Action item - Retype, exactly as they appear below, the lines between the line holding "Let q(F) = F*(F" and the line holding "Answer: 1886 - 344*√13 ≈ 645.69", both ends included.

Data for this exercise -
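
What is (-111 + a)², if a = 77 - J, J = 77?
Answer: 12321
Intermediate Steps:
a = 0 (a = 77 - 1*77 = 77 - 77 = 0)
(-111 + a)² = (-111 + 0)² = (-111)² = 12321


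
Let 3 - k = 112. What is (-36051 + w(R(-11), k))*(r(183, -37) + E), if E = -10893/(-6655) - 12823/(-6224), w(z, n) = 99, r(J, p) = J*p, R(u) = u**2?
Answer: 629848840371681/2588795 ≈ 2.4330e+8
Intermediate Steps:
k = -109 (k = 3 - 1*112 = 3 - 112 = -109)
E = 153135097/41420720 (E = -10893*(-1/6655) - 12823*(-1/6224) = 10893/6655 + 12823/6224 = 153135097/41420720 ≈ 3.6971)
(-36051 + w(R(-11), k))*(r(183, -37) + E) = (-36051 + 99)*(183*(-37) + 153135097/41420720) = -35952*(-6771 + 153135097/41420720) = -35952*(-280306560023/41420720) = 629848840371681/2588795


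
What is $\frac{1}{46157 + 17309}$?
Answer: $\frac{1}{63466} \approx 1.5756 \cdot 10^{-5}$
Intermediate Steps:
$\frac{1}{46157 + 17309} = \frac{1}{63466}$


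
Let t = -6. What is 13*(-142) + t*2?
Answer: -1858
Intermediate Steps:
13*(-142) + t*2 = 13*(-142) - 6*2 = -1846 - 12 = -1858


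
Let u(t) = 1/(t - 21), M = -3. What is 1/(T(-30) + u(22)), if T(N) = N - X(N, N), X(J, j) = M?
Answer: -1/26 ≈ -0.038462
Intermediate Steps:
X(J, j) = -3
T(N) = 3 + N (T(N) = N - 1*(-3) = N + 3 = 3 + N)
u(t) = 1/(-21 + t)
1/(T(-30) + u(22)) = 1/((3 - 30) + 1/(-21 + 22)) = 1/(-27 + 1/1) = 1/(-27 + 1) = 1/(-26) = -1/26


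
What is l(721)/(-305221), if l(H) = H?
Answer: -103/43603 ≈ -0.0023622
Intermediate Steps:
l(721)/(-305221) = 721/(-305221) = 721*(-1/305221) = -103/43603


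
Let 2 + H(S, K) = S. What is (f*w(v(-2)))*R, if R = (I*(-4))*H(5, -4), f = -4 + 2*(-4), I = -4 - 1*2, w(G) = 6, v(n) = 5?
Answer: -5184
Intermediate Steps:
H(S, K) = -2 + S
I = -6 (I = -4 - 2 = -6)
f = -12 (f = -4 - 8 = -12)
R = 72 (R = (-6*(-4))*(-2 + 5) = 24*3 = 72)
(f*w(v(-2)))*R = -12*6*72 = -72*72 = -5184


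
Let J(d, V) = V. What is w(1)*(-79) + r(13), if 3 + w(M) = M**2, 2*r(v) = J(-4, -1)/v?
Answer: 4107/26 ≈ 157.96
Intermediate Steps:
r(v) = -1/(2*v) (r(v) = (-1/v)/2 = -1/(2*v))
w(M) = -3 + M**2
w(1)*(-79) + r(13) = (-3 + 1**2)*(-79) - 1/2/13 = (-3 + 1)*(-79) - 1/2*1/13 = -2*(-79) - 1/26 = 158 - 1/26 = 4107/26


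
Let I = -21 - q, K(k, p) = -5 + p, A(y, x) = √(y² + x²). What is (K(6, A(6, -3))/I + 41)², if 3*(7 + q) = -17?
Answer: 216401/125 - 3744*√5/125 ≈ 1664.2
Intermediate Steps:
q = -38/3 (q = -7 + (⅓)*(-17) = -7 - 17/3 = -38/3 ≈ -12.667)
A(y, x) = √(x² + y²)
I = -25/3 (I = -21 - 1*(-38/3) = -21 + 38/3 = -25/3 ≈ -8.3333)
(K(6, A(6, -3))/I + 41)² = ((-5 + √((-3)² + 6²))/(-25/3) + 41)² = ((-5 + √(9 + 36))*(-3/25) + 41)² = ((-5 + √45)*(-3/25) + 41)² = ((-5 + 3*√5)*(-3/25) + 41)² = ((⅗ - 9*√5/25) + 41)² = (208/5 - 9*√5/25)²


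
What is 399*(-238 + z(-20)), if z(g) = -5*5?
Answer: -104937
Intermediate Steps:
z(g) = -25
399*(-238 + z(-20)) = 399*(-238 - 25) = 399*(-263) = -104937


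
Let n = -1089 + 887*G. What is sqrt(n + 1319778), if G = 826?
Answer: sqrt(2051351) ≈ 1432.3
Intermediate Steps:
n = 731573 (n = -1089 + 887*826 = -1089 + 732662 = 731573)
sqrt(n + 1319778) = sqrt(731573 + 1319778) = sqrt(2051351)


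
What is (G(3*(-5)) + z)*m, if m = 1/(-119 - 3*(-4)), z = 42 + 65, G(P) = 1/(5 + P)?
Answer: -1069/1070 ≈ -0.99907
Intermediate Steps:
z = 107
m = -1/107 (m = 1/(-119 + 12) = 1/(-107) = -1/107 ≈ -0.0093458)
(G(3*(-5)) + z)*m = (1/(5 + 3*(-5)) + 107)*(-1/107) = (1/(5 - 15) + 107)*(-1/107) = (1/(-10) + 107)*(-1/107) = (-1/10 + 107)*(-1/107) = (1069/10)*(-1/107) = -1069/1070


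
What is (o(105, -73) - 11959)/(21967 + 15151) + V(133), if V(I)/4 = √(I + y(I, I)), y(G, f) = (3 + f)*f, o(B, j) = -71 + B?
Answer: -11925/37118 + 4*√18221 ≈ 539.62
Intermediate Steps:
y(G, f) = f*(3 + f)
V(I) = 4*√(I + I*(3 + I))
(o(105, -73) - 11959)/(21967 + 15151) + V(133) = ((-71 + 105) - 11959)/(21967 + 15151) + 4*√(133*(4 + 133)) = (34 - 11959)/37118 + 4*√(133*137) = -11925*1/37118 + 4*√18221 = -11925/37118 + 4*√18221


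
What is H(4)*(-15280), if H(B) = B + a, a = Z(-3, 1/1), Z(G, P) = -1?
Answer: -45840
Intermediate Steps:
a = -1
H(B) = -1 + B (H(B) = B - 1 = -1 + B)
H(4)*(-15280) = (-1 + 4)*(-15280) = 3*(-15280) = -45840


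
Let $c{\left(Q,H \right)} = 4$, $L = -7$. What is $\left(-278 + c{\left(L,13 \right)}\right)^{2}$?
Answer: $75076$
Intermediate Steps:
$\left(-278 + c{\left(L,13 \right)}\right)^{2} = \left(-278 + 4\right)^{2} = \left(-274\right)^{2} = 75076$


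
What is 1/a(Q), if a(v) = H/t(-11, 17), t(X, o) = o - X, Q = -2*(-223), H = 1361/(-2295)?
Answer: -64260/1361 ≈ -47.215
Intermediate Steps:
H = -1361/2295 (H = 1361*(-1/2295) = -1361/2295 ≈ -0.59303)
Q = 446
a(v) = -1361/64260 (a(v) = -1361/(2295*(17 - 1*(-11))) = -1361/(2295*(17 + 11)) = -1361/2295/28 = -1361/2295*1/28 = -1361/64260)
1/a(Q) = 1/(-1361/64260) = -64260/1361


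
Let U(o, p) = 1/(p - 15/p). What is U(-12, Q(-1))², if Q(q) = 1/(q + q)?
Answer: 4/3481 ≈ 0.0011491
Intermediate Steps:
Q(q) = 1/(2*q)
U(-12, Q(-1))² = (((½)/(-1))/(-15 + ((½)/(-1))²))² = (((½)*(-1))/(-15 + ((½)*(-1))²))² = (-1/(2*(-15 + (-½)²)))² = (-1/(2*(-15 + ¼)))² = (-1/(2*(-59/4)))² = (-½*(-4/59))² = (2/59)² = 4/3481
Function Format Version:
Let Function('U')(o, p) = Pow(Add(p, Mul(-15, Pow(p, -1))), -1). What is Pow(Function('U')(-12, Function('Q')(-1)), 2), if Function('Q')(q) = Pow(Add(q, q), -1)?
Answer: Rational(4, 3481) ≈ 0.0011491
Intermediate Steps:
Function('Q')(q) = Mul(Rational(1, 2), Pow(q, -1)) (Function('Q')(q) = Pow(Mul(2, q), -1) = Mul(Rational(1, 2), Pow(q, -1)))
Pow(Function('U')(-12, Function('Q')(-1)), 2) = Pow(Mul(Mul(Rational(1, 2), Pow(-1, -1)), Pow(Add(-15, Pow(Mul(Rational(1, 2), Pow(-1, -1)), 2)), -1)), 2) = Pow(Mul(Mul(Rational(1, 2), -1), Pow(Add(-15, Pow(Mul(Rational(1, 2), -1), 2)), -1)), 2) = Pow(Mul(Rational(-1, 2), Pow(Add(-15, Pow(Rational(-1, 2), 2)), -1)), 2) = Pow(Mul(Rational(-1, 2), Pow(Add(-15, Rational(1, 4)), -1)), 2) = Pow(Mul(Rational(-1, 2), Pow(Rational(-59, 4), -1)), 2) = Pow(Mul(Rational(-1, 2), Rational(-4, 59)), 2) = Pow(Rational(2, 59), 2) = Rational(4, 3481)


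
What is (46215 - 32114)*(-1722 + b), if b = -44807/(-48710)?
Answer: -1182140597113/48710 ≈ -2.4269e+7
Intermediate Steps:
b = 44807/48710 (b = -44807*(-1/48710) = 44807/48710 ≈ 0.91987)
(46215 - 32114)*(-1722 + b) = (46215 - 32114)*(-1722 + 44807/48710) = 14101*(-83833813/48710) = -1182140597113/48710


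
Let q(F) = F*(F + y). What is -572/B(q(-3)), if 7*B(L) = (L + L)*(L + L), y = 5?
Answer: -1001/36 ≈ -27.806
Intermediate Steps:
q(F) = F*(5 + F) (q(F) = F*(F + 5) = F*(5 + F))
B(L) = 4*L²/7 (B(L) = ((L + L)*(L + L))/7 = ((2*L)*(2*L))/7 = (4*L²)/7 = 4*L²/7)
-572/B(q(-3)) = -572*7/(36*(5 - 3)²) = -572/(4*(-3*2)²/7) = -572/((4/7)*(-6)²) = -572/((4/7)*36) = -572/144/7 = -572*7/144 = -1001/36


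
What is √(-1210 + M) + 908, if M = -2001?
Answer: 908 + 13*I*√19 ≈ 908.0 + 56.666*I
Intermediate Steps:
√(-1210 + M) + 908 = √(-1210 - 2001) + 908 = √(-3211) + 908 = 13*I*√19 + 908 = 908 + 13*I*√19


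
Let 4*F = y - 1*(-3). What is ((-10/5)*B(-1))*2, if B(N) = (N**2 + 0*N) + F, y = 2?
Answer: -9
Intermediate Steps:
F = 5/4 (F = (2 - 1*(-3))/4 = (2 + 3)/4 = (1/4)*5 = 5/4 ≈ 1.2500)
B(N) = 5/4 + N**2 (B(N) = (N**2 + 0*N) + 5/4 = (N**2 + 0) + 5/4 = N**2 + 5/4 = 5/4 + N**2)
((-10/5)*B(-1))*2 = ((-10/5)*(5/4 + (-1)**2))*2 = ((-10*1/5)*(5/4 + 1))*2 = -2*9/4*2 = -9/2*2 = -9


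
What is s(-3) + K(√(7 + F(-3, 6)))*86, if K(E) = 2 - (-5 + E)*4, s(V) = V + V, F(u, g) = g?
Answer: 1886 - 344*√13 ≈ 645.69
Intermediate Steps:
s(V) = 2*V
K(E) = 22 - 4*E (K(E) = 2 - (-20 + 4*E) = 2 + (20 - 4*E) = 22 - 4*E)
s(-3) + K(√(7 + F(-3, 6)))*86 = 2*(-3) + (22 - 4*√(7 + 6))*86 = -6 + (22 - 4*√13)*86 = -6 + (1892 - 344*√13) = 1886 - 344*√13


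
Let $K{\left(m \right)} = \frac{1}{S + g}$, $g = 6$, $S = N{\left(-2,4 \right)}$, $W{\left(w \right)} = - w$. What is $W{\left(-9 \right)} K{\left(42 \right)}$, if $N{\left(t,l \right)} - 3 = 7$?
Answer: $\frac{9}{16} \approx 0.5625$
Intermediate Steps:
$N{\left(t,l \right)} = 10$ ($N{\left(t,l \right)} = 3 + 7 = 10$)
$S = 10$
$K{\left(m \right)} = \frac{1}{16}$ ($K{\left(m \right)} = \frac{1}{10 + 6} = \frac{1}{16}$)
$W{\left(-9 \right)} K{\left(42 \right)} = \left(-1\right) \left(-9\right) \frac{1}{16} = 9 \cdot \frac{1}{16} = \frac{9}{16}$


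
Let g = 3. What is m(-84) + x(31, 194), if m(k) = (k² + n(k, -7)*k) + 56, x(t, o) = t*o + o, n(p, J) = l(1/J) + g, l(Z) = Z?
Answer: 13080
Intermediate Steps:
n(p, J) = 3 + 1/J (n(p, J) = 1/J + 3 = 3 + 1/J)
x(t, o) = o + o*t (x(t, o) = o*t + o = o + o*t)
m(k) = 56 + k² + 20*k/7 (m(k) = (k² + (3 + 1/(-7))*k) + 56 = (k² + (3 - ⅐)*k) + 56 = (k² + 20*k/7) + 56 = 56 + k² + 20*k/7)
m(-84) + x(31, 194) = (56 + (-84)² + (20/7)*(-84)) + 194*(1 + 31) = (56 + 7056 - 240) + 194*32 = 6872 + 6208 = 13080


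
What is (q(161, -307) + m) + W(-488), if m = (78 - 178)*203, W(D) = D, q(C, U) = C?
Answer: -20627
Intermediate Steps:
m = -20300 (m = -100*203 = -20300)
(q(161, -307) + m) + W(-488) = (161 - 20300) - 488 = -20139 - 488 = -20627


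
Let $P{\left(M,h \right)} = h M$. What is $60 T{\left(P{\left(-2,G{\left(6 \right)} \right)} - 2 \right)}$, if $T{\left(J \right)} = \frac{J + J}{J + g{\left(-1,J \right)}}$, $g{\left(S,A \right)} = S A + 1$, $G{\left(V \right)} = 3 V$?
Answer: $-4560$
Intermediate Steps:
$P{\left(M,h \right)} = M h$
$g{\left(S,A \right)} = 1 + A S$ ($g{\left(S,A \right)} = A S + 1 = 1 + A S$)
$T{\left(J \right)} = 2 J$ ($T{\left(J \right)} = \frac{J + J}{J + \left(1 + J \left(-1\right)\right)} = \frac{2 J}{J - \left(-1 + J\right)} = \frac{2 J}{1} = 2 J 1 = 2 J$)
$60 T{\left(P{\left(-2,G{\left(6 \right)} \right)} - 2 \right)} = 60 \cdot 2 \left(- 2 \cdot 3 \cdot 6 - 2\right) = 60 \cdot 2 \left(\left(-2\right) 18 - 2\right) = 60 \cdot 2 \left(-36 - 2\right) = 60 \cdot 2 \left(-38\right) = 60 \left(-76\right) = -4560$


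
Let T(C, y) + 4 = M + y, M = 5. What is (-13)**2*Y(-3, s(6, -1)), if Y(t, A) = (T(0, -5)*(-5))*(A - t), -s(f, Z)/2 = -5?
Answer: 43940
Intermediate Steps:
s(f, Z) = 10 (s(f, Z) = -2*(-5) = 10)
T(C, y) = 1 + y (T(C, y) = -4 + (5 + y) = 1 + y)
Y(t, A) = -20*t + 20*A (Y(t, A) = ((1 - 5)*(-5))*(A - t) = (-4*(-5))*(A - t) = 20*(A - t) = -20*t + 20*A)
(-13)**2*Y(-3, s(6, -1)) = (-13)**2*(-20*(-3) + 20*10) = 169*(60 + 200) = 169*260 = 43940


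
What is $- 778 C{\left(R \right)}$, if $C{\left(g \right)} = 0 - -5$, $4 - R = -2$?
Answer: $-3890$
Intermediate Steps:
$R = 6$ ($R = 4 - -2 = 4 + 2 = 6$)
$C{\left(g \right)} = 5$ ($C{\left(g \right)} = 0 + 5 = 5$)
$- 778 C{\left(R \right)} = \left(-778\right) 5 = -3890$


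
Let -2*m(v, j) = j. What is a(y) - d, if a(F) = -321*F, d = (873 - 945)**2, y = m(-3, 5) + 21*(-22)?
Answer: 287841/2 ≈ 1.4392e+5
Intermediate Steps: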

Your solution -
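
Let q(F) = F*(F + y). What is -572/B(q(-3)), if 7*B(L) = (L + L)*(L + L), y = 5?
Answer: -1001/36 ≈ -27.806
Intermediate Steps:
q(F) = F*(5 + F) (q(F) = F*(F + 5) = F*(5 + F))
B(L) = 4*L²/7 (B(L) = ((L + L)*(L + L))/7 = ((2*L)*(2*L))/7 = (4*L²)/7 = 4*L²/7)
-572/B(q(-3)) = -572*7/(36*(5 - 3)²) = -572/(4*(-3*2)²/7) = -572/((4/7)*(-6)²) = -572/((4/7)*36) = -572/144/7 = -572*7/144 = -1001/36


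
What is √(-1210 + M) + 908, if M = -2001?
Answer: 908 + 13*I*√19 ≈ 908.0 + 56.666*I
Intermediate Steps:
√(-1210 + M) + 908 = √(-1210 - 2001) + 908 = √(-3211) + 908 = 13*I*√19 + 908 = 908 + 13*I*√19


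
Let 4*F = y - 1*(-3). What is ((-10/5)*B(-1))*2, if B(N) = (N**2 + 0*N) + F, y = 2?
Answer: -9
Intermediate Steps:
F = 5/4 (F = (2 - 1*(-3))/4 = (2 + 3)/4 = (1/4)*5 = 5/4 ≈ 1.2500)
B(N) = 5/4 + N**2 (B(N) = (N**2 + 0*N) + 5/4 = (N**2 + 0) + 5/4 = N**2 + 5/4 = 5/4 + N**2)
((-10/5)*B(-1))*2 = ((-10/5)*(5/4 + (-1)**2))*2 = ((-10*1/5)*(5/4 + 1))*2 = -2*9/4*2 = -9/2*2 = -9


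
What is s(-3) + K(√(7 + F(-3, 6)))*86, if K(E) = 2 - (-5 + E)*4, s(V) = V + V, F(u, g) = g?
Answer: 1886 - 344*√13 ≈ 645.69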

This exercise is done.